=== Section Start ===
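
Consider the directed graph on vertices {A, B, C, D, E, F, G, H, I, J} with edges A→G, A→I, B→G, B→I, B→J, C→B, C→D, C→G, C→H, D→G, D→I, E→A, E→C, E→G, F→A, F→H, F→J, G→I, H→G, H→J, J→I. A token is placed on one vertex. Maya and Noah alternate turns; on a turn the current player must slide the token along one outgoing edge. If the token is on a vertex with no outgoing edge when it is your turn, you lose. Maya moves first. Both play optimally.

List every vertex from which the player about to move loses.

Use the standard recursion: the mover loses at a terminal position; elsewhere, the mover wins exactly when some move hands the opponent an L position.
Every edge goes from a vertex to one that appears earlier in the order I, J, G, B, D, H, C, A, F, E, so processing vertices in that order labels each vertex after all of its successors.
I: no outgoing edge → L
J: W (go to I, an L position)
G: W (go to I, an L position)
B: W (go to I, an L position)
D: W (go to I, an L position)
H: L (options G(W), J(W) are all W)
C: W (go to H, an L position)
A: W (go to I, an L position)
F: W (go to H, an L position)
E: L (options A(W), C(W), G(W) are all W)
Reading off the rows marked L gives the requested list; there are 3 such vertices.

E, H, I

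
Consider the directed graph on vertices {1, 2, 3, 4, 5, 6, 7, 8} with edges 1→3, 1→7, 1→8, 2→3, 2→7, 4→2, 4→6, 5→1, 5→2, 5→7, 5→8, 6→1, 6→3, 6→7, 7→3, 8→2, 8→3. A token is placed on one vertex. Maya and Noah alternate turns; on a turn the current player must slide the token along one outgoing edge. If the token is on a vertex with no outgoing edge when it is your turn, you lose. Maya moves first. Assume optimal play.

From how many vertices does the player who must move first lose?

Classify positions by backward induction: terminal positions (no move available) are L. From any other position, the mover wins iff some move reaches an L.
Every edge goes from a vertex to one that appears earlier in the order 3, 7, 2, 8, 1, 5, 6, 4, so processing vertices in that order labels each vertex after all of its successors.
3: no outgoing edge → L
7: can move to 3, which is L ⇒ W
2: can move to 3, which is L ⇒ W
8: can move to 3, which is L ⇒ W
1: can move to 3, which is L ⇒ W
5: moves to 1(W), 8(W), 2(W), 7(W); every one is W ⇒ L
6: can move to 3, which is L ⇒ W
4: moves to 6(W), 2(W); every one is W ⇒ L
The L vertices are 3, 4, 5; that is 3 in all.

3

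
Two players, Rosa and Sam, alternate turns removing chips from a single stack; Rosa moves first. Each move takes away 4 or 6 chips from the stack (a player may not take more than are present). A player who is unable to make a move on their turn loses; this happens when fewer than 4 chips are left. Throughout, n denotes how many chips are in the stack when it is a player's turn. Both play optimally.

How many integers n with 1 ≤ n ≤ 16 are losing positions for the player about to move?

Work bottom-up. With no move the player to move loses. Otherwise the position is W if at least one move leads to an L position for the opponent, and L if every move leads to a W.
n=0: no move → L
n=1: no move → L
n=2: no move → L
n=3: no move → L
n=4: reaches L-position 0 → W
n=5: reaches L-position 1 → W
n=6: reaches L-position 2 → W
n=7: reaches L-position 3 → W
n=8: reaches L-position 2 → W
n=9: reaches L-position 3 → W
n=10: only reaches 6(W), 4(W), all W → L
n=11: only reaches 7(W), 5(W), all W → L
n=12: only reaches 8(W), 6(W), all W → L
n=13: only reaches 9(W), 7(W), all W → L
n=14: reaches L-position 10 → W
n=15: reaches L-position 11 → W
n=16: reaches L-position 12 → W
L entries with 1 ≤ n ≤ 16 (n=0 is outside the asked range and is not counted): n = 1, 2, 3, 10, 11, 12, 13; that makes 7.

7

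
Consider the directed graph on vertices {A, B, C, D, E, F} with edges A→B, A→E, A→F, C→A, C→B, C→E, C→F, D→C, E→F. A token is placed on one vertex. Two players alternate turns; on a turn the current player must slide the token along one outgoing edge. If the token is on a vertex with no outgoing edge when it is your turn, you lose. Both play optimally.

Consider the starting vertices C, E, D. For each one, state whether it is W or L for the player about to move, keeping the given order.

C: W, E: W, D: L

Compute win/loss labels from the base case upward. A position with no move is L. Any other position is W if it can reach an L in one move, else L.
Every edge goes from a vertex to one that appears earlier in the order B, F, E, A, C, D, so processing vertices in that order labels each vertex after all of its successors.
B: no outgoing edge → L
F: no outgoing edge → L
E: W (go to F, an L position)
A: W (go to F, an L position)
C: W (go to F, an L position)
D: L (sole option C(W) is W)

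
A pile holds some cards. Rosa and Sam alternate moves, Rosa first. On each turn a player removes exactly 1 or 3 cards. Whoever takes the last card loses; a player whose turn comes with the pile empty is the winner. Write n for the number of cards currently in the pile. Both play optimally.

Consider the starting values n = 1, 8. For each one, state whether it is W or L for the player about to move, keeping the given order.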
=== Section End ===
§ Task to carry out
Your task is to copy each line of the material that contains the word "along".

§ Answer section
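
Consider the directed graph on vertices {A, B, C, D, E, F, G, H, I, J} with edges A→G, A→I, B→G, B→I, B→J, C→B, C→D, C→G, C→H, D→G, D→I, E→A, E→C, E→G, F→A, F→H, F→J, G→I, H→G, H→J, J→I. A token is placed on one vertex. Maya and Noah alternate turns; on a turn the current player must slide the token along one outgoing edge. If the token is on a vertex with no outgoing edge when it is your turn, you lose. Maya moves first. Both play optimally.
Consider the directed graph on vertices {1, 2, 3, 4, 5, 6, 7, 8} with edges 1→3, 1→7, 1→8, 2→3, 2→7, 4→2, 4→6, 5→1, 5→2, 5→7, 5→8, 6→1, 6→3, 6→7, 7→3, 8→2, 8→3. A token is placed on one vertex. Maya and Noah alternate turns; on a turn the current player must slide the token along one outgoing edge. If the token is on a vertex with no outgoing edge when it is your turn, you lose. Maya moves first. Assume optimal play.
Consider the directed graph on vertices {A, B, C, D, E, F} with edges A→B, A→E, A→F, C→A, C→B, C→E, C→F, D→C, E→F. A token is placed on one vertex. Two players alternate turns; on a turn the current player must slide the token along one outgoing edge. If the token is on a vertex with no outgoing edge when it is your turn, you lose. Both play optimally.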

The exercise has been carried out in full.